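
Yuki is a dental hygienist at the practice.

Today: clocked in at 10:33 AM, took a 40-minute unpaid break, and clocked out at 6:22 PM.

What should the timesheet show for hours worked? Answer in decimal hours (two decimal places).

7.15 hours

Today: 10:33 AM–6:22 PM = 7 h 49 min; less 40 min break → 7 h 9 min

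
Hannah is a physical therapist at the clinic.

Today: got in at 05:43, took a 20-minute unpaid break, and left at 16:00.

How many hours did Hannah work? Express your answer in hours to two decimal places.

Today: 05:43–16:00 = 10 h 17 min; less 20 min break → 9 h 57 min

9.95 hours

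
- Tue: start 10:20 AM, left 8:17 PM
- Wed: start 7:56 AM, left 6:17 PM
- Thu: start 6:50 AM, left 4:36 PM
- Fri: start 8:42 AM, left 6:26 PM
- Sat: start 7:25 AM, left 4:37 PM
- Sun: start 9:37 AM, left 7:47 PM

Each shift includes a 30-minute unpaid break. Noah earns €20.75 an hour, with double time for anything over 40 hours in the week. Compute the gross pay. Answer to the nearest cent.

€1500.92

Tue: 10:20 AM–8:17 PM = 9 h 57 min; less 30 min break → 9 h 27 min
Wed: 7:56 AM–6:17 PM = 10 h 21 min; less 30 min break → 9 h 51 min
Thu: 6:50 AM–4:36 PM = 9 h 46 min; less 30 min break → 9 h 16 min
Fri: 8:42 AM–6:26 PM = 9 h 44 min; less 30 min break → 9 h 14 min
Sat: 7:25 AM–4:37 PM = 9 h 12 min; less 30 min break → 8 h 42 min
Sun: 9:37 AM–7:47 PM = 10 h 10 min; less 30 min break → 9 h 40 min
Total worked: 56 h 10 min = 3370 min.
Regular 40 h 0 min = 2400 min at €20.75/h; overtime 16 h 10 min = 970 min at €41.50/h.
Pay = (2400 × €20.75 + 970 × €41.50) ÷ 60 = €1500.92.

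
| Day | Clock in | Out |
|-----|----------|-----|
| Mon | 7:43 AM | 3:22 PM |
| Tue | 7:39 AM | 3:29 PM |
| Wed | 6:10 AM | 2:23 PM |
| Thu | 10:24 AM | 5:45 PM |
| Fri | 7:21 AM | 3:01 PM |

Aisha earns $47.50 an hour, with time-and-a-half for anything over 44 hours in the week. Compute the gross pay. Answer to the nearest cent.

$1839.04

Mon: 7:43 AM–3:22 PM = 7 h 39 min
Tue: 7:39 AM–3:29 PM = 7 h 50 min
Wed: 6:10 AM–2:23 PM = 8 h 13 min
Thu: 10:24 AM–5:45 PM = 7 h 21 min
Fri: 7:21 AM–3:01 PM = 7 h 40 min
Total worked: 38 h 43 min = 2323 min.
Regular 38 h 43 min = 2323 min at $47.50/h; overtime 0 h 0 min = 0 min at $71.25/h.
Pay = (2323 × $47.50 + 0 × $71.25) ÷ 60 = $1839.04.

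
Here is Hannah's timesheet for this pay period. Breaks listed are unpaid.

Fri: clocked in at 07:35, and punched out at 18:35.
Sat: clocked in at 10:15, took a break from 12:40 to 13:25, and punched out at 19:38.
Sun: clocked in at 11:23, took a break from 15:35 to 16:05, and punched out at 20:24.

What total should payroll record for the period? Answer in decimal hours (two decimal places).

Fri: 07:35–18:35 = 11 h 0 min
Sat: 10:15–19:38 = 9 h 23 min; less 45 min break → 8 h 38 min
Sun: 11:23–20:24 = 9 h 1 min; less 30 min break → 8 h 31 min
Total: 11 h 0 min + 8 h 38 min + 8 h 31 min = 28 h 9 min.

28.15 hours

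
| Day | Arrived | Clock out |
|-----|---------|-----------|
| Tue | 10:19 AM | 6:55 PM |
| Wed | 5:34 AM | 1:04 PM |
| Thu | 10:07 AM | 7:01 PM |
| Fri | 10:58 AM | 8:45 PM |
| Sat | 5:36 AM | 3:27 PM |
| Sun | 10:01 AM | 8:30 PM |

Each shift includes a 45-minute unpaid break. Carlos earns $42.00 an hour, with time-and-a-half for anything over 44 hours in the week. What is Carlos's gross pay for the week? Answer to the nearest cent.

Tue: 10:19 AM–6:55 PM = 8 h 36 min; less 45 min break → 7 h 51 min
Wed: 5:34 AM–1:04 PM = 7 h 30 min; less 45 min break → 6 h 45 min
Thu: 10:07 AM–7:01 PM = 8 h 54 min; less 45 min break → 8 h 9 min
Fri: 10:58 AM–8:45 PM = 9 h 47 min; less 45 min break → 9 h 2 min
Sat: 5:36 AM–3:27 PM = 9 h 51 min; less 45 min break → 9 h 6 min
Sun: 10:01 AM–8:30 PM = 10 h 29 min; less 45 min break → 9 h 44 min
Total worked: 50 h 37 min = 3037 min.
Regular 44 h 0 min = 2640 min at $42.00/h; overtime 6 h 37 min = 397 min at $63.00/h.
Pay = (2640 × $42.00 + 397 × $63.00) ÷ 60 = $2264.85.

$2264.85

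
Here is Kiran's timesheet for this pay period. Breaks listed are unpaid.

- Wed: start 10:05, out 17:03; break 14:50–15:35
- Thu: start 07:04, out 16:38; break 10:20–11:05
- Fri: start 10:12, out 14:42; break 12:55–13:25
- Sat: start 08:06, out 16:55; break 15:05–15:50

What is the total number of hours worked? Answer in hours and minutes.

Wed: 10:05–17:03 = 6 h 58 min; less 45 min break → 6 h 13 min
Thu: 07:04–16:38 = 9 h 34 min; less 45 min break → 8 h 49 min
Fri: 10:12–14:42 = 4 h 30 min; less 30 min break → 4 h 0 min
Sat: 08:06–16:55 = 8 h 49 min; less 45 min break → 8 h 4 min
Total: 6 h 13 min + 8 h 49 min + 4 h 0 min + 8 h 4 min = 27 h 6 min.

27 h 6 min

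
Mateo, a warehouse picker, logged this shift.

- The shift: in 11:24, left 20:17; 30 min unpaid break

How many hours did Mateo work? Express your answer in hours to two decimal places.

The shift: 11:24–20:17 = 8 h 53 min; less 30 min break → 8 h 23 min

8.38 hours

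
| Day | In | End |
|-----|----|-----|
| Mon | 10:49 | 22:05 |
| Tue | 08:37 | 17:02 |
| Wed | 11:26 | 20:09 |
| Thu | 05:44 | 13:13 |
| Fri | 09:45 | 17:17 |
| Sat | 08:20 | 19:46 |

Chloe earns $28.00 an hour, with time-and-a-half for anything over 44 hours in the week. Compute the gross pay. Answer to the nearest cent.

$1687.70

Mon: 10:49–22:05 = 11 h 16 min
Tue: 08:37–17:02 = 8 h 25 min
Wed: 11:26–20:09 = 8 h 43 min
Thu: 05:44–13:13 = 7 h 29 min
Fri: 09:45–17:17 = 7 h 32 min
Sat: 08:20–19:46 = 11 h 26 min
Total worked: 54 h 51 min = 3291 min.
Regular 44 h 0 min = 2640 min at $28.00/h; overtime 10 h 51 min = 651 min at $42.00/h.
Pay = (2640 × $28.00 + 651 × $42.00) ÷ 60 = $1687.70.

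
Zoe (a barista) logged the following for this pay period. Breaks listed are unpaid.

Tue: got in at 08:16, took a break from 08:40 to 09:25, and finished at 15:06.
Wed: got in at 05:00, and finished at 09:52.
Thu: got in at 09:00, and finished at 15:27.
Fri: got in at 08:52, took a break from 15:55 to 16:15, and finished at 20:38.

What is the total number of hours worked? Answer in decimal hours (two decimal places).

28.83 hours

Tue: 08:16–15:06 = 6 h 50 min; less 45 min break → 6 h 5 min
Wed: 05:00–09:52 = 4 h 52 min
Thu: 09:00–15:27 = 6 h 27 min
Fri: 08:52–20:38 = 11 h 46 min; less 20 min break → 11 h 26 min
Total: 6 h 5 min + 4 h 52 min + 6 h 27 min + 11 h 26 min = 28 h 50 min.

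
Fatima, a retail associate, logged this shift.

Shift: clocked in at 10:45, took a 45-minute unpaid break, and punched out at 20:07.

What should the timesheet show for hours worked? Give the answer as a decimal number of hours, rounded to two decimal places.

Shift: 10:45–20:07 = 9 h 22 min; less 45 min break → 8 h 37 min

8.62 hours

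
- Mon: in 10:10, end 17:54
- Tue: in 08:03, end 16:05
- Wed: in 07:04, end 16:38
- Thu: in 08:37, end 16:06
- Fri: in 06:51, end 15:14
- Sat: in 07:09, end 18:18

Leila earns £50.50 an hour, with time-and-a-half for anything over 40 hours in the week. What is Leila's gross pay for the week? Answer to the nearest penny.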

--------

▶ **Task instructions**: One stretch of the lines above is wanted, from the line that contains "Chloe earns $28.00" through the line that contains "- Sat: in 07:09, end 18:18". Output it exactly.

▶ **Answer below**:
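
Chloe earns $28.00 an hour, with time-and-a-half for anything over 44 hours in the week. Compute the gross pay. Answer to the nearest cent.

$1687.70

Mon: 10:49–22:05 = 11 h 16 min
Tue: 08:37–17:02 = 8 h 25 min
Wed: 11:26–20:09 = 8 h 43 min
Thu: 05:44–13:13 = 7 h 29 min
Fri: 09:45–17:17 = 7 h 32 min
Sat: 08:20–19:46 = 11 h 26 min
Total worked: 54 h 51 min = 3291 min.
Regular 44 h 0 min = 2640 min at $28.00/h; overtime 10 h 51 min = 651 min at $42.00/h.
Pay = (2640 × $28.00 + 651 × $42.00) ÷ 60 = $1687.70.

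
Zoe (a barista) logged the following for this pay period. Breaks listed are unpaid.

Tue: got in at 08:16, took a break from 08:40 to 09:25, and finished at 15:06.
Wed: got in at 05:00, and finished at 09:52.
Thu: got in at 09:00, and finished at 15:27.
Fri: got in at 08:52, took a break from 15:55 to 16:15, and finished at 20:38.

What is the total number of hours worked? Answer in decimal hours (two decimal places).

28.83 hours

Tue: 08:16–15:06 = 6 h 50 min; less 45 min break → 6 h 5 min
Wed: 05:00–09:52 = 4 h 52 min
Thu: 09:00–15:27 = 6 h 27 min
Fri: 08:52–20:38 = 11 h 46 min; less 20 min break → 11 h 26 min
Total: 6 h 5 min + 4 h 52 min + 6 h 27 min + 11 h 26 min = 28 h 50 min.

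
Fatima, a retail associate, logged this shift.

Shift: clocked in at 10:45, took a 45-minute unpaid break, and punched out at 20:07.

What should the timesheet show for hours worked? Give the answer as a decimal number of hours, rounded to two decimal places.

Shift: 10:45–20:07 = 9 h 22 min; less 45 min break → 8 h 37 min

8.62 hours

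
- Mon: in 10:10, end 17:54
- Tue: in 08:03, end 16:05
- Wed: in 07:04, end 16:38
- Thu: in 08:37, end 16:06
- Fri: in 06:51, end 15:14
- Sat: in 07:09, end 18:18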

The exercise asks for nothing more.